• _Your instructions_
Each of the entries should be retyped precisely as it appears.

[Data under study]

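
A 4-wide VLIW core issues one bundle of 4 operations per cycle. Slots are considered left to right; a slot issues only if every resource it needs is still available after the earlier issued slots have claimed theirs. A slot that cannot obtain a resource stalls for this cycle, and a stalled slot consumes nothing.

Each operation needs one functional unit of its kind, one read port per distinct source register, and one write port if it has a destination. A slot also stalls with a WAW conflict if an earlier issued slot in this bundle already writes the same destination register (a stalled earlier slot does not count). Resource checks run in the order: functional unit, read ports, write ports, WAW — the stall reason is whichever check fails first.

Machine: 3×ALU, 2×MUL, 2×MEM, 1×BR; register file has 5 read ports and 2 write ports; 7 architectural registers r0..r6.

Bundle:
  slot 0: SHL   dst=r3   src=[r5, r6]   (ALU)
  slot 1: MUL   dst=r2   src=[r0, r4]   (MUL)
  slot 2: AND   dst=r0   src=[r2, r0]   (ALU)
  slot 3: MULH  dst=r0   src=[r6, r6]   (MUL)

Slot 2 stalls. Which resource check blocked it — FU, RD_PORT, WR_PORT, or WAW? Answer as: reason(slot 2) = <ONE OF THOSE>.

reason(slot 2) = RD_PORT

#0 ALU src=r5,r6 dispatched  <A:2 Mu:2 Ld:2 B:1 rd:3 wr:1>
#1 MUL src=r0,r4 dispatched  <A:2 Mu:1 Ld:2 B:1 rd:1 wr:0>
#2 ALU src=r2,r0 held:RD_PORT  <A:2 Mu:1 Ld:2 B:1 rd:1 wr:0>
#3 MUL src=r6,r6 held:WR_PORT  <A:2 Mu:1 Ld:2 B:1 rd:1 wr:0>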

[/Data under study]

• _Solution to this problem_
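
A 4-wide VLIW core issues one bundle of 4 operations per cycle. Slots are considered left to right; a slot issues only if every resource it needs is still available after the earlier issued slots have claimed theirs. A slot that cannot obtain a resource stalls for this cycle, and a stalled slot consumes nothing.

Each operation needs one functional unit of its kind, one read port per distinct source register, and one write port if it has a destination. A slot also stalls with a WAW conflict if an earlier issued slot in this bundle already writes the same destination register (a stalled earlier slot does not count). Resource checks run in the order: functional unit, read ports, write ports, WAW — the stall reason is whichever check fails first.

Machine: 3×ALU, 2×MUL, 2×MEM, 1×BR; register file has 5 read ports and 2 write ports; 7 architectural registers r0..r6.

Bundle:
  slot 0: SHL   dst=r3   src=[r5, r6]   (ALU)
  slot 1: MUL   dst=r2   src=[r0, r4]   (MUL)
  slot 2: AND   dst=r0   src=[r2, r0]   (ALU)
  slot 3: MULH  dst=r0   src=[r6, r6]   (MUL)

Slot 2 stalls. Which resource check blocked it — FU, RD_PORT, WR_PORT, or WAW? Answer as: reason(slot 2) = <ONE OF THOSE>.

reason(slot 2) = RD_PORT

#0 ALU src=r5,r6 dispatched  <A:2 Mu:2 Ld:2 B:1 rd:3 wr:1>
#1 MUL src=r0,r4 dispatched  <A:2 Mu:1 Ld:2 B:1 rd:1 wr:0>
#2 ALU src=r2,r0 held:RD_PORT  <A:2 Mu:1 Ld:2 B:1 rd:1 wr:0>
#3 MUL src=r6,r6 held:WR_PORT  <A:2 Mu:1 Ld:2 B:1 rd:1 wr:0>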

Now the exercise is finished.